▶ Data shown:
^^^^^^^^

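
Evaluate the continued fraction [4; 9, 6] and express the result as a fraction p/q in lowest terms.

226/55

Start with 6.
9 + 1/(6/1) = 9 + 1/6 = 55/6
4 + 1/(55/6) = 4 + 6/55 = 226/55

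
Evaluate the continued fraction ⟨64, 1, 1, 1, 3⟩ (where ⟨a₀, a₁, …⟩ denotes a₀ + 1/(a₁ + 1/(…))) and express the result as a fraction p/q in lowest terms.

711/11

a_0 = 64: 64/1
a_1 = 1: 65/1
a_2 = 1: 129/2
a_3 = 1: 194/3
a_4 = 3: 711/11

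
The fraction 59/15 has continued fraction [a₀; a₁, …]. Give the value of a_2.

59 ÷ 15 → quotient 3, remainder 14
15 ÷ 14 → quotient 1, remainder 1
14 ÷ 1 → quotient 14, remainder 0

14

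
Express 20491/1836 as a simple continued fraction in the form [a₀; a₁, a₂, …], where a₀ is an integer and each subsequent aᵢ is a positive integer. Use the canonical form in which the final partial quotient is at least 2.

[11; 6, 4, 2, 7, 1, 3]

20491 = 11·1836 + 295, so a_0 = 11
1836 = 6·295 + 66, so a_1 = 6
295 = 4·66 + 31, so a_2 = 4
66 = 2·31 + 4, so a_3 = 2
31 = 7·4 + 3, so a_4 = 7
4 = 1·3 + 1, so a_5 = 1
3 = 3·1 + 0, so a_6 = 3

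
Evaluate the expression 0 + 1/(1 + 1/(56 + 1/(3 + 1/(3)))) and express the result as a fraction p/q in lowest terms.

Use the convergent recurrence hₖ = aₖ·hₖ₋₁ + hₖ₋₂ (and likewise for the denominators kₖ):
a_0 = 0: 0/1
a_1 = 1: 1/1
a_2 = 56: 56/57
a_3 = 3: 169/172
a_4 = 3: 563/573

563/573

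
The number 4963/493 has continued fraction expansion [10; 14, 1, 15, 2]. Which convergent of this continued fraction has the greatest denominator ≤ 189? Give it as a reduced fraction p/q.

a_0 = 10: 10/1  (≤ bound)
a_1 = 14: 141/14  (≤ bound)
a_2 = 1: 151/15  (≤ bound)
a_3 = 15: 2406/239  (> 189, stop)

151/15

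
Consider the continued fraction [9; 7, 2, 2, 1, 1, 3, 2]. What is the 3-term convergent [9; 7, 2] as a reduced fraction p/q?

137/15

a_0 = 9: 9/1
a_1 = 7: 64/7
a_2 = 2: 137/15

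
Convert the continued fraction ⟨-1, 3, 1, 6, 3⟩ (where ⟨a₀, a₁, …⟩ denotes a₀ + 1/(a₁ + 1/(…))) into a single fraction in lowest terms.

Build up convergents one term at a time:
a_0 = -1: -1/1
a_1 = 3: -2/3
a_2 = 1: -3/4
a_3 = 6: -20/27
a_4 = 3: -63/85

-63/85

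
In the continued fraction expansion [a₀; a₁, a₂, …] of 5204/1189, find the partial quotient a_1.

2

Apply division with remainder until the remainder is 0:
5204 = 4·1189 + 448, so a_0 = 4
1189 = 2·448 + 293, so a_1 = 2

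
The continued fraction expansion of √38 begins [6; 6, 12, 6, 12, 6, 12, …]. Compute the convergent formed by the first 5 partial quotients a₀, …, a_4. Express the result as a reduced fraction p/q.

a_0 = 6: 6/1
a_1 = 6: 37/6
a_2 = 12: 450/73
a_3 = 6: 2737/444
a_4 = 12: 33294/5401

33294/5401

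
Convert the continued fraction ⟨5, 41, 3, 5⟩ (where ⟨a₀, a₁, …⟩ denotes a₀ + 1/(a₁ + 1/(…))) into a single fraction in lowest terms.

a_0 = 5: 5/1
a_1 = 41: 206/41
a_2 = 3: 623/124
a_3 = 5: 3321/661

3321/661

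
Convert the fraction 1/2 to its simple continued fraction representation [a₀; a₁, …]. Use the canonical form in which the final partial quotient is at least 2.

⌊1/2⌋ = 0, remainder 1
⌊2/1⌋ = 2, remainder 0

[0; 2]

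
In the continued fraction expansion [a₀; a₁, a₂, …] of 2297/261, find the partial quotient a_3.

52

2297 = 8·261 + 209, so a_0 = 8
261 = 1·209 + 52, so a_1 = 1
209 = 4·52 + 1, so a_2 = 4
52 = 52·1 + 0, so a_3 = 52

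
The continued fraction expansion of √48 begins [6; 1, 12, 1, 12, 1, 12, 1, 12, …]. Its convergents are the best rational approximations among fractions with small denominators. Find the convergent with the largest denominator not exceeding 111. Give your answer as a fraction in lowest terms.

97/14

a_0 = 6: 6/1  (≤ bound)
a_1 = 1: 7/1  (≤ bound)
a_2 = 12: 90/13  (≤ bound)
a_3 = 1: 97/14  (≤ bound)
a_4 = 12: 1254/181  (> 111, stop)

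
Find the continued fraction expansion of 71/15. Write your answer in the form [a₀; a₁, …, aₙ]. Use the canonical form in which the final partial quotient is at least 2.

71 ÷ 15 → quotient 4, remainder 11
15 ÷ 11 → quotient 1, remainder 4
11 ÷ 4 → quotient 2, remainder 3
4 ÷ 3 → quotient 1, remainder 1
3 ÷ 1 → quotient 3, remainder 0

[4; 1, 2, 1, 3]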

^^^^^^^^

▶ Problem description: Copy out the material exactly, omitting nothing.

▶ Response to this task:
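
Evaluate the continued fraction [4; 9, 6] and express the result as a fraction p/q in lowest terms.

226/55

Start with 6.
9 + 1/(6/1) = 9 + 1/6 = 55/6
4 + 1/(55/6) = 4 + 6/55 = 226/55

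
Evaluate the continued fraction ⟨64, 1, 1, 1, 3⟩ (where ⟨a₀, a₁, …⟩ denotes a₀ + 1/(a₁ + 1/(…))) and express the result as a fraction p/q in lowest terms.

711/11

a_0 = 64: 64/1
a_1 = 1: 65/1
a_2 = 1: 129/2
a_3 = 1: 194/3
a_4 = 3: 711/11

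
The fraction 59/15 has continued fraction [a₀; a₁, …]. Give the value of a_2.

59 ÷ 15 → quotient 3, remainder 14
15 ÷ 14 → quotient 1, remainder 1
14 ÷ 1 → quotient 14, remainder 0

14

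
Express 20491/1836 as a simple continued fraction in the form [a₀; a₁, a₂, …], where a₀ is an integer and each subsequent aᵢ is a positive integer. Use the canonical form in which the final partial quotient is at least 2.

[11; 6, 4, 2, 7, 1, 3]

20491 = 11·1836 + 295, so a_0 = 11
1836 = 6·295 + 66, so a_1 = 6
295 = 4·66 + 31, so a_2 = 4
66 = 2·31 + 4, so a_3 = 2
31 = 7·4 + 3, so a_4 = 7
4 = 1·3 + 1, so a_5 = 1
3 = 3·1 + 0, so a_6 = 3

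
Evaluate the expression 0 + 1/(1 + 1/(56 + 1/(3 + 1/(3)))) and express the result as a fraction p/q in lowest terms.

Use the convergent recurrence hₖ = aₖ·hₖ₋₁ + hₖ₋₂ (and likewise for the denominators kₖ):
a_0 = 0: 0/1
a_1 = 1: 1/1
a_2 = 56: 56/57
a_3 = 3: 169/172
a_4 = 3: 563/573

563/573

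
The number 4963/493 has continued fraction expansion [10; 14, 1, 15, 2]. Which convergent of this continued fraction has the greatest denominator ≤ 189? Give it as a reduced fraction p/q.

a_0 = 10: 10/1  (≤ bound)
a_1 = 14: 141/14  (≤ bound)
a_2 = 1: 151/15  (≤ bound)
a_3 = 15: 2406/239  (> 189, stop)

151/15

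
Consider the continued fraction [9; 7, 2, 2, 1, 1, 3, 2]. What is the 3-term convergent [9; 7, 2] as a reduced fraction p/q?

137/15

a_0 = 9: 9/1
a_1 = 7: 64/7
a_2 = 2: 137/15

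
Convert the continued fraction ⟨-1, 3, 1, 6, 3⟩ (where ⟨a₀, a₁, …⟩ denotes a₀ + 1/(a₁ + 1/(…))) into a single fraction in lowest terms.

Build up convergents one term at a time:
a_0 = -1: -1/1
a_1 = 3: -2/3
a_2 = 1: -3/4
a_3 = 6: -20/27
a_4 = 3: -63/85

-63/85

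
In the continued fraction expansion [a₀; a₁, a₂, …] of 5204/1189, find the partial quotient a_1.

2

Apply division with remainder until the remainder is 0:
5204 = 4·1189 + 448, so a_0 = 4
1189 = 2·448 + 293, so a_1 = 2

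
The continued fraction expansion of √38 begins [6; 6, 12, 6, 12, 6, 12, …]. Compute the convergent formed by the first 5 partial quotients a₀, …, a_4. Express the result as a reduced fraction p/q.

a_0 = 6: 6/1
a_1 = 6: 37/6
a_2 = 12: 450/73
a_3 = 6: 2737/444
a_4 = 12: 33294/5401

33294/5401

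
Convert the continued fraction ⟨5, 41, 3, 5⟩ (where ⟨a₀, a₁, …⟩ denotes a₀ + 1/(a₁ + 1/(…))) into a single fraction in lowest terms.

a_0 = 5: 5/1
a_1 = 41: 206/41
a_2 = 3: 623/124
a_3 = 5: 3321/661

3321/661

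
Convert the fraction 1/2 to its simple continued fraction representation [a₀; a₁, …]. Use the canonical form in which the final partial quotient is at least 2.

⌊1/2⌋ = 0, remainder 1
⌊2/1⌋ = 2, remainder 0

[0; 2]

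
In the continued fraction expansion [a₀; a₁, a₂, …] of 2297/261, find the partial quotient a_3.

52

2297 = 8·261 + 209, so a_0 = 8
261 = 1·209 + 52, so a_1 = 1
209 = 4·52 + 1, so a_2 = 4
52 = 52·1 + 0, so a_3 = 52

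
The continued fraction expansion of √48 begins [6; 1, 12, 1, 12, 1, 12, 1, 12, …]. Its convergents are the best rational approximations among fractions with small denominators. Find the convergent with the largest denominator not exceeding 111. Give your answer as a fraction in lowest terms.

97/14

a_0 = 6: 6/1  (≤ bound)
a_1 = 1: 7/1  (≤ bound)
a_2 = 12: 90/13  (≤ bound)
a_3 = 1: 97/14  (≤ bound)
a_4 = 12: 1254/181  (> 111, stop)

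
Find the continued fraction expansion of 71/15. Write your answer in the form [a₀; a₁, …, aₙ]. Use the canonical form in which the final partial quotient is at least 2.

71 ÷ 15 → quotient 4, remainder 11
15 ÷ 11 → quotient 1, remainder 4
11 ÷ 4 → quotient 2, remainder 3
4 ÷ 3 → quotient 1, remainder 1
3 ÷ 1 → quotient 3, remainder 0

[4; 1, 2, 1, 3]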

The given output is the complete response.